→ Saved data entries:

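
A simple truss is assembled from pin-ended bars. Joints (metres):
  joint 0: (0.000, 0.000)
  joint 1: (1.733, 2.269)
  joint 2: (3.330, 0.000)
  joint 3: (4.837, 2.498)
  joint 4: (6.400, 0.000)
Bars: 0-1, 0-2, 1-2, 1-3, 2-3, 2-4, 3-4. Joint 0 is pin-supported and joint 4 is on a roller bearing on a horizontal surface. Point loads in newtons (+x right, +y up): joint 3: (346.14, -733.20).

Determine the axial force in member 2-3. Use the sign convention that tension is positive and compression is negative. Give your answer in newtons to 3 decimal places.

N=5 nodes, M=7 members, R=3 reactions → 2N=10, M+R=10
member 0 (0-1): L=2.8551, (cx,cy)=(0.6070,0.7947)
member 1 (0-2): L=3.3300, (cx,cy)=(1.0000,0.0000)
member 2 (1-2): L=2.7747, (cx,cy)=(0.5756,-0.8178)
member 3 (1-3): L=3.1124, (cx,cy)=(0.9973,0.0736)
member 4 (2-3): L=2.9174, (cx,cy)=(0.5166,0.8563)
member 5 (2-4): L=3.0700, (cx,cy)=(1.0000,0.0000)
member 6 (3-4): L=2.9467, (cx,cy)=(0.5304,-0.8477)
solve A·x = −loads:
  F[0-1] = -55.3134 N (compression)
  F[0-2] = +379.7142 N (tension)
  F[1-2] = +48.2220 N (tension)
  F[1-3] = -61.4958 N (compression)
  F[2-3] = -46.0541 N (compression)
  F[2-4] = +431.2588 N (tension)
  F[3-4] = -813.0425 N (compression)
  Rx@0 = -346.1400 N
  Ry@0 = +43.9584 N
  Ry@4 = +689.2416 N

-46.054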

→ TASK PROMPT: Return precisely the lines of the records, starting with the line that holds "Determine the axial" and ending with the last one.

→ SOLUTION FOR THIS TASK:
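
Determine the axial force in member 2-3. Use the sign convention that tension is positive and compression is negative. Give your answer in newtons to 3 decimal places.

N=5 nodes, M=7 members, R=3 reactions → 2N=10, M+R=10
member 0 (0-1): L=2.8551, (cx,cy)=(0.6070,0.7947)
member 1 (0-2): L=3.3300, (cx,cy)=(1.0000,0.0000)
member 2 (1-2): L=2.7747, (cx,cy)=(0.5756,-0.8178)
member 3 (1-3): L=3.1124, (cx,cy)=(0.9973,0.0736)
member 4 (2-3): L=2.9174, (cx,cy)=(0.5166,0.8563)
member 5 (2-4): L=3.0700, (cx,cy)=(1.0000,0.0000)
member 6 (3-4): L=2.9467, (cx,cy)=(0.5304,-0.8477)
solve A·x = −loads:
  F[0-1] = -55.3134 N (compression)
  F[0-2] = +379.7142 N (tension)
  F[1-2] = +48.2220 N (tension)
  F[1-3] = -61.4958 N (compression)
  F[2-3] = -46.0541 N (compression)
  F[2-4] = +431.2588 N (tension)
  F[3-4] = -813.0425 N (compression)
  Rx@0 = -346.1400 N
  Ry@0 = +43.9584 N
  Ry@4 = +689.2416 N

-46.054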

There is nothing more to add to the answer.